---------- DATA FOR PROCESSING ----------
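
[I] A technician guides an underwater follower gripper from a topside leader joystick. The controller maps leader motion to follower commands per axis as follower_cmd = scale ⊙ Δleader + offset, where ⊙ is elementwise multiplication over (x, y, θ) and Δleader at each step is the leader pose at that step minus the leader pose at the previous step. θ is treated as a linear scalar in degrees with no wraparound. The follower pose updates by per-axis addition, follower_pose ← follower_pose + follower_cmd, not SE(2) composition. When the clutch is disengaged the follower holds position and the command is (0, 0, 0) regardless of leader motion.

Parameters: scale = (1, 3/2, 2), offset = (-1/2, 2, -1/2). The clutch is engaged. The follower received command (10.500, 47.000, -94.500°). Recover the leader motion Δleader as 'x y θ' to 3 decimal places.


axis x: (10.500 − -1/2) / (1) = 11.000
axis y: (47.000 − 2) / (3/2) = 30.000
axis θ: (-94.500 − -1/2) / (2) = -47.000

11.000 30.000 -47.000


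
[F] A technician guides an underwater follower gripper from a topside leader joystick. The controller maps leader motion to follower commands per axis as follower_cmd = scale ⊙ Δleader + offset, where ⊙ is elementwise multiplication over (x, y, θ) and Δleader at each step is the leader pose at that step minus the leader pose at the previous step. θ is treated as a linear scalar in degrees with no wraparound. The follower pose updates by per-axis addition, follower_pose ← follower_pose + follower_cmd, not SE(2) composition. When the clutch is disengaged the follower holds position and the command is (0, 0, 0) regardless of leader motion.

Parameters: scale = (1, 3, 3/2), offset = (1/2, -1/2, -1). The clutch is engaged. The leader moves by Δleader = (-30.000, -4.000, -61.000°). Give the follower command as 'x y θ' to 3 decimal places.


-29.500 -12.500 -92.500

axis x: 1·-30.000 + 1/2 = -29.500
axis y: 3·-4.000 + -1/2 = -12.500
axis θ: 3/2·-61.000 + -1 = -92.500


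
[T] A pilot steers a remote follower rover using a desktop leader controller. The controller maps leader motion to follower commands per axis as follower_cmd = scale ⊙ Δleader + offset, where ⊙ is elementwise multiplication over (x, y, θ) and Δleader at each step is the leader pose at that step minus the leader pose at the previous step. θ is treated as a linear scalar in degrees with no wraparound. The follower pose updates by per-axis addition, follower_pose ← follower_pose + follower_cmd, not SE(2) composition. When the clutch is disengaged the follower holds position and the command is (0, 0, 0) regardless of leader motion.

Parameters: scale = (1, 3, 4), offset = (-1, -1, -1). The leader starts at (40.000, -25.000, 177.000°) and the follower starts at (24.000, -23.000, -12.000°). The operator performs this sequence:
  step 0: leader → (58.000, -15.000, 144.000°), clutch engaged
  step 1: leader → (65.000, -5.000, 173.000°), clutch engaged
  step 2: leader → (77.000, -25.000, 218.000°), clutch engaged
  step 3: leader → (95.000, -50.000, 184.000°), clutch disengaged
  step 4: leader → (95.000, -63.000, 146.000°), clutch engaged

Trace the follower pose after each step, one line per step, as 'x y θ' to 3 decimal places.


step 0: Δleader=(18.000, 10.000, -33.000°), engaged; cmd=(17.000, 29.000, -133.000°) → follower=(41.000, 6.000, -145.000°)
step 1: Δleader=(7.000, 10.000, 29.000°), engaged; cmd=(6.000, 29.000, 115.000°) → follower=(47.000, 35.000, -30.000°)
step 2: Δleader=(12.000, -20.000, 45.000°), engaged; cmd=(11.000, -61.000, 179.000°) → follower=(58.000, -26.000, 149.000°)
step 3: Δleader=(18.000, -25.000, -34.000°), disengaged; cmd=(0,0,0) → follower holds at (58.000, -26.000, 149.000°)
step 4: Δleader=(0.000, -13.000, -38.000°), engaged; cmd=(-1.000, -40.000, -153.000°) → follower=(57.000, -66.000, -4.000°)

41.000 6.000 -145.000
47.000 35.000 -30.000
58.000 -26.000 149.000
58.000 -26.000 149.000
57.000 -66.000 -4.000


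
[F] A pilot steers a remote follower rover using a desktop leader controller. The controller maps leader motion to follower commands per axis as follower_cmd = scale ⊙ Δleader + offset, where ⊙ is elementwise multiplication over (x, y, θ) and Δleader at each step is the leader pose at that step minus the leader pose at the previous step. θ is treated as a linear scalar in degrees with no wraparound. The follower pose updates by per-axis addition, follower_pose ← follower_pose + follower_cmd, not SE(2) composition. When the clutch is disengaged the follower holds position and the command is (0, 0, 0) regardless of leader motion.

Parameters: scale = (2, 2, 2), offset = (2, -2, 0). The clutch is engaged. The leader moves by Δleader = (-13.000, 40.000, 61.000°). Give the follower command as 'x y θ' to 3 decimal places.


axis x: 2·-13.000 + 2 = -24.000
axis y: 2·40.000 + -2 = 78.000
axis θ: 2·61.000 + 0 = 122.000

-24.000 78.000 122.000


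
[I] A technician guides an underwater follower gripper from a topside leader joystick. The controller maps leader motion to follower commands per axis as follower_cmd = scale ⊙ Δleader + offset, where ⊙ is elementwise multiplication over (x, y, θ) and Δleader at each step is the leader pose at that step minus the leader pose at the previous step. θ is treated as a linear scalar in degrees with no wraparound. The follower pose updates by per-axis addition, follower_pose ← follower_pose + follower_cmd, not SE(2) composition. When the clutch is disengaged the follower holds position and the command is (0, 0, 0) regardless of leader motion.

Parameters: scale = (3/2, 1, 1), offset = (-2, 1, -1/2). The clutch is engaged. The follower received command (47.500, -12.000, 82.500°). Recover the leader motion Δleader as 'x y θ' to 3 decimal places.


33.000 -13.000 83.000

axis x: (47.500 − -2) / (3/2) = 33.000
axis y: (-12.000 − 1) / (1) = -13.000
axis θ: (82.500 − -1/2) / (1) = 83.000


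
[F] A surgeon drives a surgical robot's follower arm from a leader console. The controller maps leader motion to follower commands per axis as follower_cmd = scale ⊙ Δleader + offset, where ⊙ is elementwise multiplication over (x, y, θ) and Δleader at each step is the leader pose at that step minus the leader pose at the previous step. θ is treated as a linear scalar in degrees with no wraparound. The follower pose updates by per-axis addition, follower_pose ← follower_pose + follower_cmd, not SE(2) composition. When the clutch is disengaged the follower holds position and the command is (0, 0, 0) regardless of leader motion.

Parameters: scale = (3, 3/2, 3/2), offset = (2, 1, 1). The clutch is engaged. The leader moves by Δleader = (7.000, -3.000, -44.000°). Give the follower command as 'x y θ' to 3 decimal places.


axis x: 3·7.000 + 2 = 23.000
axis y: 3/2·-3.000 + 1 = -3.500
axis θ: 3/2·-44.000 + 1 = -65.000

23.000 -3.500 -65.000


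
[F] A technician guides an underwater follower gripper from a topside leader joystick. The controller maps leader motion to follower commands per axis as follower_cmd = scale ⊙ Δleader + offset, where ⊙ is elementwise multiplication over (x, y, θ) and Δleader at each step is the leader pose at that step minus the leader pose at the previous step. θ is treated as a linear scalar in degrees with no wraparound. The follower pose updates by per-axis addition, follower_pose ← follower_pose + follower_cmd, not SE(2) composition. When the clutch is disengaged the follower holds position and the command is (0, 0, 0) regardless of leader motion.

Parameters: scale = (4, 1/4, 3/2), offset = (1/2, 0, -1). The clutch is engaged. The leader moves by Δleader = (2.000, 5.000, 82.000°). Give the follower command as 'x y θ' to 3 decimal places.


8.500 1.250 122.000

axis x: 4·2.000 + 1/2 = 8.500
axis y: 1/4·5.000 + 0 = 1.250
axis θ: 3/2·82.000 + -1 = 122.000


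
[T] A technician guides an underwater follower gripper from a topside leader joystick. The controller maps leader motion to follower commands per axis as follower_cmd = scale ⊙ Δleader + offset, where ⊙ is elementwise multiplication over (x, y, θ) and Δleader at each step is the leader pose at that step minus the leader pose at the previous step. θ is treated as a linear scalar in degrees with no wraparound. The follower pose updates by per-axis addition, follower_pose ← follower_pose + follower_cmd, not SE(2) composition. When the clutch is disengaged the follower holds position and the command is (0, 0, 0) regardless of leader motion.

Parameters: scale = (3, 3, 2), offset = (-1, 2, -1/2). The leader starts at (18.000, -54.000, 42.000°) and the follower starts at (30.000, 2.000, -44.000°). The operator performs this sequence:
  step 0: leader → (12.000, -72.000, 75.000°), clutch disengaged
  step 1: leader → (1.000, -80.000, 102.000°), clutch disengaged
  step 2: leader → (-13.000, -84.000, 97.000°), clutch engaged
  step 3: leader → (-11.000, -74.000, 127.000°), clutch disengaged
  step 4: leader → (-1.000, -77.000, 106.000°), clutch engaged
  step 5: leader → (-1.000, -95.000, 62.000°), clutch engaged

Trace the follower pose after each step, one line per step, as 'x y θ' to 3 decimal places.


step 0: Δleader=(-6.000, -18.000, 33.000°), disengaged; cmd=(0,0,0) → follower holds at (30.000, 2.000, -44.000°)
step 1: Δleader=(-11.000, -8.000, 27.000°), disengaged; cmd=(0,0,0) → follower holds at (30.000, 2.000, -44.000°)
step 2: Δleader=(-14.000, -4.000, -5.000°), engaged; cmd=(-43.000, -10.000, -10.500°) → follower=(-13.000, -8.000, -54.500°)
step 3: Δleader=(2.000, 10.000, 30.000°), disengaged; cmd=(0,0,0) → follower holds at (-13.000, -8.000, -54.500°)
step 4: Δleader=(10.000, -3.000, -21.000°), engaged; cmd=(29.000, -7.000, -42.500°) → follower=(16.000, -15.000, -97.000°)
step 5: Δleader=(0.000, -18.000, -44.000°), engaged; cmd=(-1.000, -52.000, -88.500°) → follower=(15.000, -67.000, -185.500°)

30.000 2.000 -44.000
30.000 2.000 -44.000
-13.000 -8.000 -54.500
-13.000 -8.000 -54.500
16.000 -15.000 -97.000
15.000 -67.000 -185.500


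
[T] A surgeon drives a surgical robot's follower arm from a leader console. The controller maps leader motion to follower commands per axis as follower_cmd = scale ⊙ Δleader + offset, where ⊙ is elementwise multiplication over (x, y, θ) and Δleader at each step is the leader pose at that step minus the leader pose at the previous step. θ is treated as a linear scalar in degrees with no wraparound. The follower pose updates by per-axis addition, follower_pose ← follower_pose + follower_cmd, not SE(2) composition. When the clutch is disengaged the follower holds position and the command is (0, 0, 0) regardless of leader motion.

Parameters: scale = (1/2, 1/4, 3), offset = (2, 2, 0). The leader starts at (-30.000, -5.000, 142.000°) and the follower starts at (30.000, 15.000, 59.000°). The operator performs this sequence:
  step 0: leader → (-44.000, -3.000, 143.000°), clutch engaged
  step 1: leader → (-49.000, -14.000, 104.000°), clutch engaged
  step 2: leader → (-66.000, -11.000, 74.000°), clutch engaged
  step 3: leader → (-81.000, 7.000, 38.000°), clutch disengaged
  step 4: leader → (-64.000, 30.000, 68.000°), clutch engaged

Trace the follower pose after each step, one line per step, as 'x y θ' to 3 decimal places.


step 0: Δleader=(-14.000, 2.000, 1.000°), engaged; cmd=(-5.000, 2.500, 3.000°) → follower=(25.000, 17.500, 62.000°)
step 1: Δleader=(-5.000, -11.000, -39.000°), engaged; cmd=(-0.500, -0.750, -117.000°) → follower=(24.500, 16.750, -55.000°)
step 2: Δleader=(-17.000, 3.000, -30.000°), engaged; cmd=(-6.500, 2.750, -90.000°) → follower=(18.000, 19.500, -145.000°)
step 3: Δleader=(-15.000, 18.000, -36.000°), disengaged; cmd=(0,0,0) → follower holds at (18.000, 19.500, -145.000°)
step 4: Δleader=(17.000, 23.000, 30.000°), engaged; cmd=(10.500, 7.750, 90.000°) → follower=(28.500, 27.250, -55.000°)

25.000 17.500 62.000
24.500 16.750 -55.000
18.000 19.500 -145.000
18.000 19.500 -145.000
28.500 27.250 -55.000


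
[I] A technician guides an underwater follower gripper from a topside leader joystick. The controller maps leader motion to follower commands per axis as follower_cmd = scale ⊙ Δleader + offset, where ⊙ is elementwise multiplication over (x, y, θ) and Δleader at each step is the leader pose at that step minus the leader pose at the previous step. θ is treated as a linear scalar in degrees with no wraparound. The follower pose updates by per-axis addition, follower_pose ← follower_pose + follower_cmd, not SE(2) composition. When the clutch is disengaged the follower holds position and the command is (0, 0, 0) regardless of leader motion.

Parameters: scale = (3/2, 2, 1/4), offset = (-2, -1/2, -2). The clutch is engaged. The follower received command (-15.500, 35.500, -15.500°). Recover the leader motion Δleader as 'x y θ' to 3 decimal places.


-9.000 18.000 -54.000

axis x: (-15.500 − -2) / (3/2) = -9.000
axis y: (35.500 − -1/2) / (2) = 18.000
axis θ: (-15.500 − -2) / (1/4) = -54.000


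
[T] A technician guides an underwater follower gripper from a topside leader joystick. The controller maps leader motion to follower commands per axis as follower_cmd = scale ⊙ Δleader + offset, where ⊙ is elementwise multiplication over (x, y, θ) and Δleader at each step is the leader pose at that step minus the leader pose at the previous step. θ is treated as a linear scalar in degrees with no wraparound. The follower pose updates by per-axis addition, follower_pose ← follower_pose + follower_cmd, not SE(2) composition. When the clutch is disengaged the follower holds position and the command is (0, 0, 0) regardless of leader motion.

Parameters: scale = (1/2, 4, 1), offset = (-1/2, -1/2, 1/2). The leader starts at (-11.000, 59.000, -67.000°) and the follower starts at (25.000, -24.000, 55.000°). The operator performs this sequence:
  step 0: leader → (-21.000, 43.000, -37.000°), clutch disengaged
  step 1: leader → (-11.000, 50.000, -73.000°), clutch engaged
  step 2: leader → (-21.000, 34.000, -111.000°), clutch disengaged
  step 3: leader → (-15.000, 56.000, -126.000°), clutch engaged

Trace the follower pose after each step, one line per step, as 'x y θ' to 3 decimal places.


25.000 -24.000 55.000
29.500 3.500 19.500
29.500 3.500 19.500
32.000 91.000 5.000

step 0: Δleader=(-10.000, -16.000, 30.000°), disengaged; cmd=(0,0,0) → follower holds at (25.000, -24.000, 55.000°)
step 1: Δleader=(10.000, 7.000, -36.000°), engaged; cmd=(4.500, 27.500, -35.500°) → follower=(29.500, 3.500, 19.500°)
step 2: Δleader=(-10.000, -16.000, -38.000°), disengaged; cmd=(0,0,0) → follower holds at (29.500, 3.500, 19.500°)
step 3: Δleader=(6.000, 22.000, -15.000°), engaged; cmd=(2.500, 87.500, -14.500°) → follower=(32.000, 91.000, 5.000°)


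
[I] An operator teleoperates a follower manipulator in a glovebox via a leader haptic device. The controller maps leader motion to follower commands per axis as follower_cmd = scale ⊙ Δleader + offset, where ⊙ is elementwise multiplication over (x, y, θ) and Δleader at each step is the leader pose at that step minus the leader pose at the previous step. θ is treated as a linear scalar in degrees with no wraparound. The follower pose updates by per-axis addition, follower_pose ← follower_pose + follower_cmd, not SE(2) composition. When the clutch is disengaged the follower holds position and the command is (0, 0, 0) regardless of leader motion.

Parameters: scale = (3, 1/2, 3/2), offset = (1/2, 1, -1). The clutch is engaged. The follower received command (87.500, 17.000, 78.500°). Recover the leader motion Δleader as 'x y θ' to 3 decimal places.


axis x: (87.500 − 1/2) / (3) = 29.000
axis y: (17.000 − 1) / (1/2) = 32.000
axis θ: (78.500 − -1) / (3/2) = 53.000

29.000 32.000 53.000


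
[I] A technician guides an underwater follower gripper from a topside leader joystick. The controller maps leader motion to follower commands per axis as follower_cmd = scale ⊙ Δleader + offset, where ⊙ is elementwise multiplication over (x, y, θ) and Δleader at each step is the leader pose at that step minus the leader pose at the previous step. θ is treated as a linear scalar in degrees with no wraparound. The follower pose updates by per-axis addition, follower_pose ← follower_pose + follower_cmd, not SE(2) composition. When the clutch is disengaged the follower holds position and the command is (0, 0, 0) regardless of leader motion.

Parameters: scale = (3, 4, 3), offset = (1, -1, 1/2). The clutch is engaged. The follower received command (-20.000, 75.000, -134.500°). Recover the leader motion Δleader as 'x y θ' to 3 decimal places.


-7.000 19.000 -45.000

axis x: (-20.000 − 1) / (3) = -7.000
axis y: (75.000 − -1) / (4) = 19.000
axis θ: (-134.500 − 1/2) / (3) = -45.000


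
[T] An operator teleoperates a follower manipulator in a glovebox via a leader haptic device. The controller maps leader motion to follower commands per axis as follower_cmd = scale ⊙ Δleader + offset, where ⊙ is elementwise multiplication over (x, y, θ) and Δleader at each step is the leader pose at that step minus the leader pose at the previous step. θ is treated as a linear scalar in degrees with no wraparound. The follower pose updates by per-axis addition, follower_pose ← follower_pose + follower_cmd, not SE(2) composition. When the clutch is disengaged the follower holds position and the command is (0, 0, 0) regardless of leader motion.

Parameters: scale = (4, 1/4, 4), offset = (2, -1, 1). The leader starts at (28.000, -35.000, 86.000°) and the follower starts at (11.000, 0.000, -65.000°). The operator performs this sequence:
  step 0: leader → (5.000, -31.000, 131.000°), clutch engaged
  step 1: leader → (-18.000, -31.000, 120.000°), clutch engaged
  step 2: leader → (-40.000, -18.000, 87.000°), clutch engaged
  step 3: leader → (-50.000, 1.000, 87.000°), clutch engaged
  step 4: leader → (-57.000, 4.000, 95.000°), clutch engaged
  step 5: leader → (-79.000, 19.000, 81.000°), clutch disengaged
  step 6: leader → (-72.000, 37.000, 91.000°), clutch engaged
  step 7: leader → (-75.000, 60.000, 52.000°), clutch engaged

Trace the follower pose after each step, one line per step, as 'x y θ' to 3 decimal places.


-79.000 0.000 116.000
-169.000 -1.000 73.000
-255.000 1.250 -58.000
-293.000 5.000 -57.000
-319.000 4.750 -24.000
-319.000 4.750 -24.000
-289.000 8.250 17.000
-299.000 13.000 -138.000

step 0: Δleader=(-23.000, 4.000, 45.000°), engaged; cmd=(-90.000, 0.000, 181.000°) → follower=(-79.000, 0.000, 116.000°)
step 1: Δleader=(-23.000, 0.000, -11.000°), engaged; cmd=(-90.000, -1.000, -43.000°) → follower=(-169.000, -1.000, 73.000°)
step 2: Δleader=(-22.000, 13.000, -33.000°), engaged; cmd=(-86.000, 2.250, -131.000°) → follower=(-255.000, 1.250, -58.000°)
step 3: Δleader=(-10.000, 19.000, 0.000°), engaged; cmd=(-38.000, 3.750, 1.000°) → follower=(-293.000, 5.000, -57.000°)
step 4: Δleader=(-7.000, 3.000, 8.000°), engaged; cmd=(-26.000, -0.250, 33.000°) → follower=(-319.000, 4.750, -24.000°)
step 5: Δleader=(-22.000, 15.000, -14.000°), disengaged; cmd=(0,0,0) → follower holds at (-319.000, 4.750, -24.000°)
step 6: Δleader=(7.000, 18.000, 10.000°), engaged; cmd=(30.000, 3.500, 41.000°) → follower=(-289.000, 8.250, 17.000°)
step 7: Δleader=(-3.000, 23.000, -39.000°), engaged; cmd=(-10.000, 4.750, -155.000°) → follower=(-299.000, 13.000, -138.000°)


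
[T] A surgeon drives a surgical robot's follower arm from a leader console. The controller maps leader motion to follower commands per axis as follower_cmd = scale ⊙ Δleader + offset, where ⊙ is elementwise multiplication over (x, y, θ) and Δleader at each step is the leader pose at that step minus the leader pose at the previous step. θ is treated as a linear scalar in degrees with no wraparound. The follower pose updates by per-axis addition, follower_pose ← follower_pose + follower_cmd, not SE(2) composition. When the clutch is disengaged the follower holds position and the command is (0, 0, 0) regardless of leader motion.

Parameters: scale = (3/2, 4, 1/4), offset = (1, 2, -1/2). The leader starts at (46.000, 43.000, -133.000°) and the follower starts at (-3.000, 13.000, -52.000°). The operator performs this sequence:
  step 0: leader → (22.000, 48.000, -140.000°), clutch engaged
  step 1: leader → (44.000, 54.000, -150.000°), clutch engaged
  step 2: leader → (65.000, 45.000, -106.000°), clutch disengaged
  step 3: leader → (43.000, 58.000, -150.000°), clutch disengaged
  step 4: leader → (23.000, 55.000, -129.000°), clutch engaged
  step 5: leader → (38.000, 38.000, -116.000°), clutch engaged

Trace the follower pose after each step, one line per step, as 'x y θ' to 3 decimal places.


step 0: Δleader=(-24.000, 5.000, -7.000°), engaged; cmd=(-35.000, 22.000, -2.250°) → follower=(-38.000, 35.000, -54.250°)
step 1: Δleader=(22.000, 6.000, -10.000°), engaged; cmd=(34.000, 26.000, -3.000°) → follower=(-4.000, 61.000, -57.250°)
step 2: Δleader=(21.000, -9.000, 44.000°), disengaged; cmd=(0,0,0) → follower holds at (-4.000, 61.000, -57.250°)
step 3: Δleader=(-22.000, 13.000, -44.000°), disengaged; cmd=(0,0,0) → follower holds at (-4.000, 61.000, -57.250°)
step 4: Δleader=(-20.000, -3.000, 21.000°), engaged; cmd=(-29.000, -10.000, 4.750°) → follower=(-33.000, 51.000, -52.500°)
step 5: Δleader=(15.000, -17.000, 13.000°), engaged; cmd=(23.500, -66.000, 2.750°) → follower=(-9.500, -15.000, -49.750°)

-38.000 35.000 -54.250
-4.000 61.000 -57.250
-4.000 61.000 -57.250
-4.000 61.000 -57.250
-33.000 51.000 -52.500
-9.500 -15.000 -49.750


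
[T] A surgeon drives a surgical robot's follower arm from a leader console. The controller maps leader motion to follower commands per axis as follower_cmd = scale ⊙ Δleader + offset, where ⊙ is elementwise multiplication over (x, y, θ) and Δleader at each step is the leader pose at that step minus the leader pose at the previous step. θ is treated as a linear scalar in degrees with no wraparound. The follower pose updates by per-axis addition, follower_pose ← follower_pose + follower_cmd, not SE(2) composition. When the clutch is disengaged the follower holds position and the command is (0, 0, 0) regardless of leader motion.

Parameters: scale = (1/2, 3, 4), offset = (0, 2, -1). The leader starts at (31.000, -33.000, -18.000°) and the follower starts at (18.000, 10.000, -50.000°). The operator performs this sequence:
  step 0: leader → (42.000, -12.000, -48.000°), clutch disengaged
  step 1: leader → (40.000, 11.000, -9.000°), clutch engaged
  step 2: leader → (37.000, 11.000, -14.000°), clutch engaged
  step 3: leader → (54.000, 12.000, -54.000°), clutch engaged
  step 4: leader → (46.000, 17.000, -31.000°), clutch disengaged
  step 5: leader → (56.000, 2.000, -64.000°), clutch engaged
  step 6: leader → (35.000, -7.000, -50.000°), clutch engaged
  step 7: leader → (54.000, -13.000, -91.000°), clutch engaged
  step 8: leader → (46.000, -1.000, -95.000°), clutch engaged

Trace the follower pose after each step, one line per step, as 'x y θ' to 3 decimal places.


18.000 10.000 -50.000
17.000 81.000 105.000
15.500 83.000 84.000
24.000 88.000 -77.000
24.000 88.000 -77.000
29.000 45.000 -210.000
18.500 20.000 -155.000
28.000 4.000 -320.000
24.000 42.000 -337.000

step 0: Δleader=(11.000, 21.000, -30.000°), disengaged; cmd=(0,0,0) → follower holds at (18.000, 10.000, -50.000°)
step 1: Δleader=(-2.000, 23.000, 39.000°), engaged; cmd=(-1.000, 71.000, 155.000°) → follower=(17.000, 81.000, 105.000°)
step 2: Δleader=(-3.000, 0.000, -5.000°), engaged; cmd=(-1.500, 2.000, -21.000°) → follower=(15.500, 83.000, 84.000°)
step 3: Δleader=(17.000, 1.000, -40.000°), engaged; cmd=(8.500, 5.000, -161.000°) → follower=(24.000, 88.000, -77.000°)
step 4: Δleader=(-8.000, 5.000, 23.000°), disengaged; cmd=(0,0,0) → follower holds at (24.000, 88.000, -77.000°)
step 5: Δleader=(10.000, -15.000, -33.000°), engaged; cmd=(5.000, -43.000, -133.000°) → follower=(29.000, 45.000, -210.000°)
step 6: Δleader=(-21.000, -9.000, 14.000°), engaged; cmd=(-10.500, -25.000, 55.000°) → follower=(18.500, 20.000, -155.000°)
step 7: Δleader=(19.000, -6.000, -41.000°), engaged; cmd=(9.500, -16.000, -165.000°) → follower=(28.000, 4.000, -320.000°)
step 8: Δleader=(-8.000, 12.000, -4.000°), engaged; cmd=(-4.000, 38.000, -17.000°) → follower=(24.000, 42.000, -337.000°)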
----------
:: EXERCISE AIM ::
With the first line being the one containing "step 2: leader → (-66.000, -11.000, 74.000°), clutch" and the last line the one containing "step 4: leader → (-64.000, 30.000, 68.000°), clutch", transcribe exactly the lines above that fall in that range.

:: TASK RESPONSE ::
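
  step 2: leader → (-66.000, -11.000, 74.000°), clutch engaged
  step 3: leader → (-81.000, 7.000, 38.000°), clutch disengaged
  step 4: leader → (-64.000, 30.000, 68.000°), clutch engaged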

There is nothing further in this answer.